** Opening RECORDS SHOWN block **

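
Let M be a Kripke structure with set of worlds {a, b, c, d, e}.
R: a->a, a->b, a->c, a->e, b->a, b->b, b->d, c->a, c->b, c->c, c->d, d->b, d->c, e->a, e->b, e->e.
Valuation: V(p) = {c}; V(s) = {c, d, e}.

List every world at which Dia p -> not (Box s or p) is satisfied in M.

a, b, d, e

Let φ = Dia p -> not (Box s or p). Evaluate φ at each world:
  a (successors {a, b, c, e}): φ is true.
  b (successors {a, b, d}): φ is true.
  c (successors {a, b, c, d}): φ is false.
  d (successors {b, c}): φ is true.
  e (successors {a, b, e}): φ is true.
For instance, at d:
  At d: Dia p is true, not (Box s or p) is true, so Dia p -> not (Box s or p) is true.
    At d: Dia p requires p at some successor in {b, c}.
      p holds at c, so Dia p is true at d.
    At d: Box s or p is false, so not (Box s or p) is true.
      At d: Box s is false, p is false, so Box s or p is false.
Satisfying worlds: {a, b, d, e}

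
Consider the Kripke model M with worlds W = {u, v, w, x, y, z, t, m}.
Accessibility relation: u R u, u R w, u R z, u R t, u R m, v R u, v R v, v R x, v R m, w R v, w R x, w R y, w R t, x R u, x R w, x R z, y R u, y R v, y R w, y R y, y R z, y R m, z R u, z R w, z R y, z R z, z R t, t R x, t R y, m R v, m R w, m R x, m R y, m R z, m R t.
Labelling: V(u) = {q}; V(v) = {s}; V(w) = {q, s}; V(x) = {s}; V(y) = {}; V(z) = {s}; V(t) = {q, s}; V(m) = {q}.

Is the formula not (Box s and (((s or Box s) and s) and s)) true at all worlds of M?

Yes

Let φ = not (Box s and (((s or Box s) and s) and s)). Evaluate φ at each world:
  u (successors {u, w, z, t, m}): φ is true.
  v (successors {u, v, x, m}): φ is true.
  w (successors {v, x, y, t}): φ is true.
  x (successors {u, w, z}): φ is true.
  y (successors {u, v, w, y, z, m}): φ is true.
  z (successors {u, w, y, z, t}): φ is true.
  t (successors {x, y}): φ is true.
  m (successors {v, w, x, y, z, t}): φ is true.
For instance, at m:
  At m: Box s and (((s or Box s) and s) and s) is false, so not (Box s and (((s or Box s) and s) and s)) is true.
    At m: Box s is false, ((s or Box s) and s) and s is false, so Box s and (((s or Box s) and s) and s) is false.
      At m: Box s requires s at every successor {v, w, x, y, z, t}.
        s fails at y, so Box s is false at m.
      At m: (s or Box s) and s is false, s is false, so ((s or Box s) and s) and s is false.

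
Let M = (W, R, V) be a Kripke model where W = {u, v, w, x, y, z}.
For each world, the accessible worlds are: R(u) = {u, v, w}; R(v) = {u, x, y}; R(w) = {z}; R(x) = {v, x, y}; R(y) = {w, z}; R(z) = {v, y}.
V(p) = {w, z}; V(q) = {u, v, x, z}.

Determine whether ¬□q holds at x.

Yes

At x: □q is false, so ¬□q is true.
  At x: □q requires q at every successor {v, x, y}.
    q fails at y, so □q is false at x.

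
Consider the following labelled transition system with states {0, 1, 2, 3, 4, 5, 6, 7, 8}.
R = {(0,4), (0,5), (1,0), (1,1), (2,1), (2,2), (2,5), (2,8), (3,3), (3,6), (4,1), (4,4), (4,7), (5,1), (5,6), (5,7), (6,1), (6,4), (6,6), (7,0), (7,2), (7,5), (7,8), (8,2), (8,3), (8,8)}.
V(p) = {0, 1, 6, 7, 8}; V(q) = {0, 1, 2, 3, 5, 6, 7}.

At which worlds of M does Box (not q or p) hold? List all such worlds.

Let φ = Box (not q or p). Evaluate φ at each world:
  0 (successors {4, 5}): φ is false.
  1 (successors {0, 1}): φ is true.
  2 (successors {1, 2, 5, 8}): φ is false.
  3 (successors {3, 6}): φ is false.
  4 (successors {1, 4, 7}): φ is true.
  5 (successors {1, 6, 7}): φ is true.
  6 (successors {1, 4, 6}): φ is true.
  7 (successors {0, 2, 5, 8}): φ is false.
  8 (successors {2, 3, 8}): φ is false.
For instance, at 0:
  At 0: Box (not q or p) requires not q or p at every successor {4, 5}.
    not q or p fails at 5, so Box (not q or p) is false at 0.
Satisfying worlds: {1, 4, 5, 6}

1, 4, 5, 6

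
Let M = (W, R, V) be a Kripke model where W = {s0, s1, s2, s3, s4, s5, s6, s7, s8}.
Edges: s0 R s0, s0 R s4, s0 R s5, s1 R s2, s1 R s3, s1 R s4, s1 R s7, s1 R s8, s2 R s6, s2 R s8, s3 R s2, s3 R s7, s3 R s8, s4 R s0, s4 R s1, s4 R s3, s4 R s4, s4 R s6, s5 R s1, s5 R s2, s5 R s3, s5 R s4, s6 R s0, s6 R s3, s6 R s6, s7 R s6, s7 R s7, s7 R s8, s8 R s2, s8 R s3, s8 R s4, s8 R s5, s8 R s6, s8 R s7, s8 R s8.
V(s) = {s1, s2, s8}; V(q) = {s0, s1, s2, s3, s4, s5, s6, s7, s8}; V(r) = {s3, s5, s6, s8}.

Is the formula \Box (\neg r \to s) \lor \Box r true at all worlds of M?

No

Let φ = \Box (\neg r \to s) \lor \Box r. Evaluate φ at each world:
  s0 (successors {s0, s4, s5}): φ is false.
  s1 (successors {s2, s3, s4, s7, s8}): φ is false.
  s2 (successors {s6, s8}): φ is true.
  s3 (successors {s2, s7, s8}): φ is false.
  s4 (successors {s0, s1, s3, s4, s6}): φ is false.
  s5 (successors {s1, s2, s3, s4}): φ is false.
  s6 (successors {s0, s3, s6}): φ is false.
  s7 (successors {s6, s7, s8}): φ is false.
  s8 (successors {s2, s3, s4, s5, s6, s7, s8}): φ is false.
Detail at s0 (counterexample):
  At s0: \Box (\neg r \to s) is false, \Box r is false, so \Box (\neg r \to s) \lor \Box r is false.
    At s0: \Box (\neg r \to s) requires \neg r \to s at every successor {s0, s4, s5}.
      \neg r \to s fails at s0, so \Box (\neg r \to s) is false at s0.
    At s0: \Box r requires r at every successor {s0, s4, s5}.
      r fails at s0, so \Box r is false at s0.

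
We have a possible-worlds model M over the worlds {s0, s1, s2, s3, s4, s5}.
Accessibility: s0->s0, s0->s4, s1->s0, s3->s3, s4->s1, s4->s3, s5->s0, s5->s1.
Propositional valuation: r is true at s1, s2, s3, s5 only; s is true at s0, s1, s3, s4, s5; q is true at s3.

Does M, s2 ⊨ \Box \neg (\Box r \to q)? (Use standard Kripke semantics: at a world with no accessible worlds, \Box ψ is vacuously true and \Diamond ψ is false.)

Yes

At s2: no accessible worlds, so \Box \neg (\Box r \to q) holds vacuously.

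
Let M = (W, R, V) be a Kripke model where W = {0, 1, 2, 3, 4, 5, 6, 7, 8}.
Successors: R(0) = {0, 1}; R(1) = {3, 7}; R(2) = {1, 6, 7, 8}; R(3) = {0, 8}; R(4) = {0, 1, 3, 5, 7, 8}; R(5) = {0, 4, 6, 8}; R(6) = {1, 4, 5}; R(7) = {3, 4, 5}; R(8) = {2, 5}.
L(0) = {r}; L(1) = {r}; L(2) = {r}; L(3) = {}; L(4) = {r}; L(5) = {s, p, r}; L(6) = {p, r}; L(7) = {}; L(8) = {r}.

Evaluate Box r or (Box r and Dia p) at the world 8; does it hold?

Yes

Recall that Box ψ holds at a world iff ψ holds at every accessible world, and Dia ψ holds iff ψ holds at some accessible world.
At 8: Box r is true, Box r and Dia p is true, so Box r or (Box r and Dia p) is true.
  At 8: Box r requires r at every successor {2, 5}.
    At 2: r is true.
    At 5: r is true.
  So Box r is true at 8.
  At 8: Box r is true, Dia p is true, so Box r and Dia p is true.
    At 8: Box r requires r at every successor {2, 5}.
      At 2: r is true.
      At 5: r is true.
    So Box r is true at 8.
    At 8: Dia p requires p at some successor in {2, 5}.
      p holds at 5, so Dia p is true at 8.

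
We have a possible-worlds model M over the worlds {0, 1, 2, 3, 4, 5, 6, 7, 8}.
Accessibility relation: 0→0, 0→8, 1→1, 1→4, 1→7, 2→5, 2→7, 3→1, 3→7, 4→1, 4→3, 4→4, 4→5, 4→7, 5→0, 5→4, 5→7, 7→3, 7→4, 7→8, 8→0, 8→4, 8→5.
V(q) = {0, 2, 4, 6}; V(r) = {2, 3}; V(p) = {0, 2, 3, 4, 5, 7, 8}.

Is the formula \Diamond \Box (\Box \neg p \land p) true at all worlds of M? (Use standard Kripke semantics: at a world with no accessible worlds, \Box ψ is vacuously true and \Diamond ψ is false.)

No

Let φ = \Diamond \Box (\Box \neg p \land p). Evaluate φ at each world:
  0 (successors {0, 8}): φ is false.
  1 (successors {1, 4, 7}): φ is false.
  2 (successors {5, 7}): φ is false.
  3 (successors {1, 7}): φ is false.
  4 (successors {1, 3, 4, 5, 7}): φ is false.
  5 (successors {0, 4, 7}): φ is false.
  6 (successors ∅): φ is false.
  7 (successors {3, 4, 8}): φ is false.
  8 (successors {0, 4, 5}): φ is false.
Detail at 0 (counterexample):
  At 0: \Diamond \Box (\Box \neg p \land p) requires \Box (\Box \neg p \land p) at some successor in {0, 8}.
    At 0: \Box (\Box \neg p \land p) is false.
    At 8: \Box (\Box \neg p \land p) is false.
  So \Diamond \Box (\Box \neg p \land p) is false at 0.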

** Closing RECORDS SHOWN block **

WORK TASK:
Give back every line of the listing where the word "Accessibility" shows up.

RESPONSE:
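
Accessibility relation: u R u, u R w, u R z, u R t, u R m, v R u, v R v, v R x, v R m, w R v, w R x, w R y, w R t, x R u, x R w, x R z, y R u, y R v, y R w, y R y, y R z, y R m, z R u, z R w, z R y, z R z, z R t, t R x, t R y, m R v, m R w, m R x, m R y, m R z, m R t.
Accessibility: s0->s0, s0->s4, s1->s0, s3->s3, s4->s1, s4->s3, s5->s0, s5->s1.
Accessibility relation: 0→0, 0→8, 1→1, 1→4, 1→7, 2→5, 2→7, 3→1, 3→7, 4→1, 4→3, 4→4, 4→5, 4→7, 5→0, 5→4, 5→7, 7→3, 7→4, 7→8, 8→0, 8→4, 8→5.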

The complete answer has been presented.